PROBLEM STATEMENT – Scan the lines below and report each one containing "Corp" by copying it.

=== Section Start ===

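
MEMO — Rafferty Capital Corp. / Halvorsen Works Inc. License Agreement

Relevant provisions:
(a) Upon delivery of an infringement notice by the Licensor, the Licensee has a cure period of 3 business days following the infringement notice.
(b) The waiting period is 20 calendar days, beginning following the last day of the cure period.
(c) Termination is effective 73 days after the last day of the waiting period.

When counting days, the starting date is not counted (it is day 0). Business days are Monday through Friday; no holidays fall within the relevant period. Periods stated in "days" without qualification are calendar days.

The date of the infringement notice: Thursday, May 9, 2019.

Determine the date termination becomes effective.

The last day of the cure period: 3 business days after Thursday, May 9, 2019, skipping weekends — May 10, May 13, May 14 — lands on Tuesday, May 14, 2019.
The last day of the waiting period: May 14, 2019 + 20 days = Jun 3, 2019.
The date termination becomes effective: 73 calendar days after Jun 3, 2019 is Aug 15, 2019.

Aug 15, 2019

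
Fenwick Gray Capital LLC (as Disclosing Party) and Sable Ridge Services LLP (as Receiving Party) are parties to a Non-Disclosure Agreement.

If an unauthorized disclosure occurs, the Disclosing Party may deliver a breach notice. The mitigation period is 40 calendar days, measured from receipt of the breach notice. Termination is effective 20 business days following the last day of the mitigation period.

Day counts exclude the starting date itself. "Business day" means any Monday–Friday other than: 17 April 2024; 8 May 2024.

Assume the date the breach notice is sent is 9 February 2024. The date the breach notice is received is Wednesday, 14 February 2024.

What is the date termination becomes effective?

23 April 2024

The last day of the mitigation period: 14 February 2024 + 40 days = 25 March 2024.
The date termination becomes effective: 20 business days after Monday, 25 March 2024, skipping weekends and the listed holiday on Apr 17 — Mar 26, Mar 27, Mar 28, Mar 29, …, Apr 19, Apr 22, Apr 23 — lands on Tuesday, 23 April 2024.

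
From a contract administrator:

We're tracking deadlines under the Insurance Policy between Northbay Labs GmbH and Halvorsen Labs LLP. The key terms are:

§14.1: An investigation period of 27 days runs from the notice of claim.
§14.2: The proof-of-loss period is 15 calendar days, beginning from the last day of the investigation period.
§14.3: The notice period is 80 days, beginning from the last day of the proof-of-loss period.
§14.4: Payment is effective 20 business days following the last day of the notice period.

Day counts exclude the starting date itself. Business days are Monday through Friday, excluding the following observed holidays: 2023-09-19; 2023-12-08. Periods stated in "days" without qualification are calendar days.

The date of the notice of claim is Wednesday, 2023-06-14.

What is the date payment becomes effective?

The last day of the investigation period: 2023-06-14 + 27 days = 2023-07-11.
The last day of the proof-of-loss period: 2023-07-11 + 15 days = 2023-07-26.
The last day of the notice period: 80 calendar days after 2023-07-26 is 2023-10-14.
The date payment becomes effective: 20 business days after Saturday, 2023-10-14, skipping weekends — Oct 16, Oct 17, Oct 18, Oct 19, …, Nov 8, Nov 9, Nov 10 — lands on Friday, 2023-11-10.

2023-11-10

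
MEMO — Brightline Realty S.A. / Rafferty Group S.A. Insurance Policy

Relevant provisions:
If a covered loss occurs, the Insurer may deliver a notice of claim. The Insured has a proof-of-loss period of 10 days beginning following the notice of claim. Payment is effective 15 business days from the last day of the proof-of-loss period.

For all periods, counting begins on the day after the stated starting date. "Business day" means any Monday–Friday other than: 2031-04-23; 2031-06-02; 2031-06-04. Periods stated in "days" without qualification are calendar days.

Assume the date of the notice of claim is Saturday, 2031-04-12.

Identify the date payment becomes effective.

2031-05-14

The last day of the proof-of-loss period: 10 calendar days after 2031-04-12 is 2031-04-22.
The date payment becomes effective: counting 15 business days from Tuesday, 2031-04-22 (Apr 24, Apr 25, Apr 28, Apr 29, …, May 12, May 13, May 14, skipping weekends and the listed holiday on Apr 23) reaches Wednesday, 2031-05-14.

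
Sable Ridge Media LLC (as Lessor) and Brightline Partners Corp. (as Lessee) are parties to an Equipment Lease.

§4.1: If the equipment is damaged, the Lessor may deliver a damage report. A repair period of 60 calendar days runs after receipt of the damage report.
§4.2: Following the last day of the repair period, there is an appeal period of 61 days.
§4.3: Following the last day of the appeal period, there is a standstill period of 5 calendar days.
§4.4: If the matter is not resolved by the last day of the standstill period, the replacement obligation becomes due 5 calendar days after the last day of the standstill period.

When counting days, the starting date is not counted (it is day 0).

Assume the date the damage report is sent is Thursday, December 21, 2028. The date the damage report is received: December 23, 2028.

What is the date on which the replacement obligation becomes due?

Adding 60 calendar days to December 23, 2028 gives February 21, 2029, which is the last day of the repair period.
The last day of the appeal period: 61 calendar days after February 21, 2029 is April 23, 2029.
Adding 5 calendar days to April 23, 2029 gives April 28, 2029, which is the last day of the standstill period.
The date on which the replacement obligation becomes due: 5 calendar days after April 28, 2029 is May 3, 2029.

May 3, 2029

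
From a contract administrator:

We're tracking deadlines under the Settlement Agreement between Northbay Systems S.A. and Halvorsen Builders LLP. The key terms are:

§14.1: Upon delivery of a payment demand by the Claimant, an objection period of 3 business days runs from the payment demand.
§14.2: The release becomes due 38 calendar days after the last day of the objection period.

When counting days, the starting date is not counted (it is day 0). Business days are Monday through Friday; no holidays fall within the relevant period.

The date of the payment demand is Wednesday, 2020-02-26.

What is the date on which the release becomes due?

2020-04-09

The last day of the objection period: 3 business days after Wednesday, 2020-02-26, skipping weekends — Feb 27, Feb 28, Mar 2 — lands on Monday, 2020-03-02.
The date on which the release becomes due: 38 calendar days after 2020-03-02 is 2020-04-09.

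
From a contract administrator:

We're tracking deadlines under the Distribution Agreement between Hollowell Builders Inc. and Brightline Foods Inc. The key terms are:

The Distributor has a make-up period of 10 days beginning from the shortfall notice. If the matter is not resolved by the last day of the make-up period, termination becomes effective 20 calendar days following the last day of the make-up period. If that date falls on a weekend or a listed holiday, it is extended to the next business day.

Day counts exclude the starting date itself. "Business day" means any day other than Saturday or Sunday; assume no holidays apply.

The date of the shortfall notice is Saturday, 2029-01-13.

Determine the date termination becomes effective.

2029-02-12

Adding 10 calendar days to 2029-01-13 gives 2029-01-23, which is the last day of the make-up period.
Adding 20 calendar days to 2029-01-23 gives 2029-02-12, which is the date termination becomes effective. 2029-02-12 is a Monday, so no roll-forward applies.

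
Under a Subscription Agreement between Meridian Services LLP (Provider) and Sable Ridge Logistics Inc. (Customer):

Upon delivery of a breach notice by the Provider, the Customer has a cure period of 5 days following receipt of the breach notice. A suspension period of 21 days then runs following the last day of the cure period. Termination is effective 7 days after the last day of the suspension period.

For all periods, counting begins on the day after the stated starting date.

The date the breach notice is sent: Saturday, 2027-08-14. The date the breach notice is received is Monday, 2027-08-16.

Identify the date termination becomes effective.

The last day of the cure period: 2027-08-16 + 5 days = 2027-08-21.
Adding 21 calendar days to 2027-08-21 gives 2027-09-11, which is the last day of the suspension period.
The date termination becomes effective: 7 calendar days after 2027-09-11 is 2027-09-18.

2027-09-18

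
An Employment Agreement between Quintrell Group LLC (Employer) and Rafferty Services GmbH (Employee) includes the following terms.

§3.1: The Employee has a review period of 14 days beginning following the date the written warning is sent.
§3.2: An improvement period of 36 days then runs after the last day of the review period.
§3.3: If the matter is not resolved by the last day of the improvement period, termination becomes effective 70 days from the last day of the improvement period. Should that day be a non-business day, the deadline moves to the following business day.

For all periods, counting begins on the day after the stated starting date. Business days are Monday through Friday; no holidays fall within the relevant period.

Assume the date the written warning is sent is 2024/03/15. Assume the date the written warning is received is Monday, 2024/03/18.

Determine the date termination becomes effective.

Adding 14 calendar days to 2024/03/15 gives 2024/03/29, which is the last day of the review period.
Adding 36 calendar days to 2024/03/29 gives 2024/05/04, which is the last day of the improvement period.
The date termination becomes effective: 2024/05/04 + 70 days = 2024/07/13. That falls on a Saturday, so it rolls to the next business day, Monday, 2024/07/15.

2024/07/15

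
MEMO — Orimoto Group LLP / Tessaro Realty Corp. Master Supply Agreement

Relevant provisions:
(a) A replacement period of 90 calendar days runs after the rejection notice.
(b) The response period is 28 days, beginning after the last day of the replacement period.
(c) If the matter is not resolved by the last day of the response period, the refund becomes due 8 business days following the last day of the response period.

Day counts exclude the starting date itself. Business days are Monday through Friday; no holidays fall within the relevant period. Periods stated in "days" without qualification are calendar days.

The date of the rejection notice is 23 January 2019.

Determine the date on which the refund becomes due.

31 May 2019

The last day of the replacement period: 90 calendar days after 23 January 2019 is 23 April 2019.
The last day of the response period: 23 April 2019 + 28 days = 21 May 2019.
From Tuesday, 21 May 2019, 8 business days (May 22, May 23, May 24, May 27, May 28, May 29, May 30, May 31, skipping weekends) brings us to Friday, 31 May 2019, which is the date on which the refund becomes due.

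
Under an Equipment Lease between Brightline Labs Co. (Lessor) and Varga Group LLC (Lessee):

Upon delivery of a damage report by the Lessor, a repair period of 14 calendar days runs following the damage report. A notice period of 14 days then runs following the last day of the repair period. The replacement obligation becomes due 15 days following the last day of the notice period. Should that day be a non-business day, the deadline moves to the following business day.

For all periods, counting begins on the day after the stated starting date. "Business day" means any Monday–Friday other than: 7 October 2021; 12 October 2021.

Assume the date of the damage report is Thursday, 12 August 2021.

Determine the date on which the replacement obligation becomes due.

24 September 2021

The last day of the repair period: 12 August 2021 + 14 days = 26 August 2021.
The last day of the notice period: 26 August 2021 + 14 days = 9 September 2021.
Adding 15 calendar days to 9 September 2021 gives 24 September 2021, which is the date on which the replacement obligation becomes due. 24 September 2021 is a Friday and is not a listed holiday, so no roll-forward applies.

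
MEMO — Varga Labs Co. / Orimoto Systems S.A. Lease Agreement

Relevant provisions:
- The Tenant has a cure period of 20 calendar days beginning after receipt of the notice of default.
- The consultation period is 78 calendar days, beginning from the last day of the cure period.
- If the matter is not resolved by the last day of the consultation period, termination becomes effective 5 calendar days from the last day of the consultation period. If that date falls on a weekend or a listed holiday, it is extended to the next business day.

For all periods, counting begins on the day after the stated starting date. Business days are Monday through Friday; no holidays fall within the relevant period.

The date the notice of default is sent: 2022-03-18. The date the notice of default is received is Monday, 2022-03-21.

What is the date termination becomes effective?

The last day of the cure period: 20 calendar days after 2022-03-21 is 2022-04-10.
Adding 78 calendar days to 2022-04-10 gives 2022-06-27, which is the last day of the consultation period.
The date termination becomes effective: 5 calendar days after 2022-06-27 is 2022-07-02. That falls on a Saturday, so it rolls to the next business day, Monday, 2022-07-04.

2022-07-04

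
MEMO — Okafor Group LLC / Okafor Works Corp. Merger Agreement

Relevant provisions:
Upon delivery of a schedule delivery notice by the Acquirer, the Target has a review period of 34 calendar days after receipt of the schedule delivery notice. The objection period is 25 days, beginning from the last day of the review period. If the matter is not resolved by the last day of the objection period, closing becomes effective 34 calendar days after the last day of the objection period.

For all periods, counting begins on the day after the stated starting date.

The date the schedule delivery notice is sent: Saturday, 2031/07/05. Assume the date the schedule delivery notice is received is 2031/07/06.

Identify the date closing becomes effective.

2031/10/07

The last day of the review period: 34 calendar days after 2031/07/06 is 2031/08/09.
The last day of the objection period: 25 calendar days after 2031/08/09 is 2031/09/03.
The date closing becomes effective: 2031/09/03 + 34 days = 2031/10/07.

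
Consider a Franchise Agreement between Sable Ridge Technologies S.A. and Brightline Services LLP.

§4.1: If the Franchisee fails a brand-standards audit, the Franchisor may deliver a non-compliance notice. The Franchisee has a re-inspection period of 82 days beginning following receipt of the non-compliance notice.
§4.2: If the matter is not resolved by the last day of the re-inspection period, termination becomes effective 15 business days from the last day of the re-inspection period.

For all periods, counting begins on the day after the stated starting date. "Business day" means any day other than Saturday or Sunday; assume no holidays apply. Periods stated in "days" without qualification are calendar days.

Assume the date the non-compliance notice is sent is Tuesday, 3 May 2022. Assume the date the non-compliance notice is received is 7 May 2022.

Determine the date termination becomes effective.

The last day of the re-inspection period: 82 calendar days after 7 May 2022 is 28 July 2022.
The date termination becomes effective: counting 15 business days from Thursday, 28 July 2022 (Jul 29, Aug 1, Aug 2, Aug 3, …, Aug 16, Aug 17, Aug 18, skipping weekends) reaches Thursday, 18 August 2022.

18 August 2022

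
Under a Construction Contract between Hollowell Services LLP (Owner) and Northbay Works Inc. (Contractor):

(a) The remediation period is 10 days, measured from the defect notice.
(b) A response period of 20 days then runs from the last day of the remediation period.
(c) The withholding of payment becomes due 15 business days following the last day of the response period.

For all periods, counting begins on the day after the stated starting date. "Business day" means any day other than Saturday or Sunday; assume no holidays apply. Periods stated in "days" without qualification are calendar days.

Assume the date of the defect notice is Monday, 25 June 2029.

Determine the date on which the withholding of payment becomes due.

15 August 2029

Adding 10 calendar days to 25 June 2029 gives 5 July 2029, which is the last day of the remediation period.
The last day of the response period: 20 calendar days after 5 July 2029 is 25 July 2029.
The date on which the withholding of payment becomes due: counting 15 business days from Wednesday, 25 July 2029 (Jul 26, Jul 27, Jul 30, Jul 31, …, Aug 13, Aug 14, Aug 15, skipping weekends) reaches Wednesday, 15 August 2029.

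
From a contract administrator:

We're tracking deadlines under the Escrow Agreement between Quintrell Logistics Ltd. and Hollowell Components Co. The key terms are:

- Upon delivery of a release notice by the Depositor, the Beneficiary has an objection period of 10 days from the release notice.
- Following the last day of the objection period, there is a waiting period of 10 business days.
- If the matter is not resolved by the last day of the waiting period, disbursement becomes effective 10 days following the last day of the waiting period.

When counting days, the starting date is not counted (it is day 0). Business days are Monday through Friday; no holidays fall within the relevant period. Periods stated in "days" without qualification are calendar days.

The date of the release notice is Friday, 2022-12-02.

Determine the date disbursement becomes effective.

Adding 10 calendar days to 2022-12-02 gives 2022-12-12, which is the last day of the objection period.
The last day of the waiting period: counting 10 business days from Monday, 2022-12-12 (Dec 13, Dec 14, Dec 15, Dec 16, Dec 19, Dec 20, Dec 21, Dec 22, Dec 23, Dec 26, skipping weekends) reaches Monday, 2022-12-26.
Adding 10 calendar days to 2022-12-26 gives 2023-01-05, which is the date disbursement becomes effective.

2023-01-05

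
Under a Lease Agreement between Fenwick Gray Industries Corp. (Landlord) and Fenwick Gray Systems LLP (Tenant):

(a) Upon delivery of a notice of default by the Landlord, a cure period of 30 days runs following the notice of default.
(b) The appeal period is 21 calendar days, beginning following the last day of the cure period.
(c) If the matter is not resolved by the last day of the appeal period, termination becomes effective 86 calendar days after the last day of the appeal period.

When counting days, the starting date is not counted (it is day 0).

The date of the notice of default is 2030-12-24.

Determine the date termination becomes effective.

2031-05-10

The last day of the cure period: 30 calendar days after 2030-12-24 is 2031-01-23.
The last day of the appeal period: 2031-01-23 + 21 days = 2031-02-13.
The date termination becomes effective: 2031-02-13 + 86 days = 2031-05-10.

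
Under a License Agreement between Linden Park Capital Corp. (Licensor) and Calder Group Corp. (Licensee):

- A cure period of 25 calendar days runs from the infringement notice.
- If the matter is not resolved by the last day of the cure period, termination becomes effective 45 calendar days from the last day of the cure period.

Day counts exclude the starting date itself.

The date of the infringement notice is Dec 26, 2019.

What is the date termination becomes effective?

Mar 5, 2020

The last day of the cure period: 25 calendar days after Dec 26, 2019 is Jan 20, 2020.
Adding 45 calendar days to Jan 20, 2020 gives Mar 5, 2020, which is the date termination becomes effective.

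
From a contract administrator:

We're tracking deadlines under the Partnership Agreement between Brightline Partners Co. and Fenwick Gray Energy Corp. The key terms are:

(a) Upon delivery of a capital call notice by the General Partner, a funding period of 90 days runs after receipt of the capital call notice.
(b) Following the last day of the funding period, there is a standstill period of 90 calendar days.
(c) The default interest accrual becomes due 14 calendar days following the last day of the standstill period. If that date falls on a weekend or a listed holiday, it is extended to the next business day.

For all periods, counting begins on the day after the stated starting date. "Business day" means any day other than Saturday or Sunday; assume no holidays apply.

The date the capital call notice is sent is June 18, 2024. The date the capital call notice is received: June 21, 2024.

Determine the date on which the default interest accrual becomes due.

January 1, 2025

The last day of the funding period: June 21, 2024 + 90 days = September 19, 2024.
The last day of the standstill period: September 19, 2024 + 90 days = December 18, 2024.
The date on which the default interest accrual becomes due: 14 calendar days after December 18, 2024 is January 1, 2025. January 1, 2025 is a Wednesday, so no roll-forward applies.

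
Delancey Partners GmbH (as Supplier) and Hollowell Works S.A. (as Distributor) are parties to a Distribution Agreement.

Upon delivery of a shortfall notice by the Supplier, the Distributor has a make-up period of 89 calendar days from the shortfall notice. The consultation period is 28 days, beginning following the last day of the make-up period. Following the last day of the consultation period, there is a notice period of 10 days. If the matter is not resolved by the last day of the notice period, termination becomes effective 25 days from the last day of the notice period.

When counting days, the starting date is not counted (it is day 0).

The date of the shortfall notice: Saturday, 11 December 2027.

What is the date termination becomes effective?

Adding 89 calendar days to 11 December 2027 gives 9 March 2028, which is the last day of the make-up period.
The last day of the consultation period: 28 calendar days after 9 March 2028 is 6 April 2028.
The last day of the notice period: 6 April 2028 + 10 days = 16 April 2028.
The date termination becomes effective: 16 April 2028 + 25 days = 11 May 2028.

11 May 2028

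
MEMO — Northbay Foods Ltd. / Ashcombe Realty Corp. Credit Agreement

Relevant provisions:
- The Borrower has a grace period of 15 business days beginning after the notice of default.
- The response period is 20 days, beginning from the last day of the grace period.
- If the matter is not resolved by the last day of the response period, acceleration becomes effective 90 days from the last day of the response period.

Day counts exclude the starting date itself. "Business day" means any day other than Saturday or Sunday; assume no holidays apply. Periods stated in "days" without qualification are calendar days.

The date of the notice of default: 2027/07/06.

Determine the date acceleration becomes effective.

From Tuesday, 2027/07/06, 15 business days (Jul 7, Jul 8, Jul 9, Jul 12, …, Jul 23, Jul 26, Jul 27, skipping weekends) brings us to Tuesday, 2027/07/27, which is the last day of the grace period.
The last day of the response period: 20 calendar days after 2027/07/27 is 2027/08/16.
The date acceleration becomes effective: 2027/08/16 + 90 days = 2027/11/14.

2027/11/14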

=== Section End ===

SOLUTION TO THE EXERCISE –
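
MEMO — Rafferty Capital Corp. / Halvorsen Works Inc. License Agreement
Sable Ridge Media LLC (as Lessor) and Brightline Partners Corp. (as Lessee) are parties to an Equipment Lease.
MEMO — Orimoto Group LLP / Tessaro Realty Corp. Master Supply Agreement
MEMO — Okafor Group LLC / Okafor Works Corp. Merger Agreement
Under a Lease Agreement between Fenwick Gray Industries Corp. (Landlord) and Fenwick Gray Systems LLP (Tenant):
Under a License Agreement between Linden Park Capital Corp. (Licensor) and Calder Group Corp. (Licensee):
We're tracking deadlines under the Partnership Agreement between Brightline Partners Co. and Fenwick Gray Energy Corp. The key terms are:
MEMO — Northbay Foods Ltd. / Ashcombe Realty Corp. Credit Agreement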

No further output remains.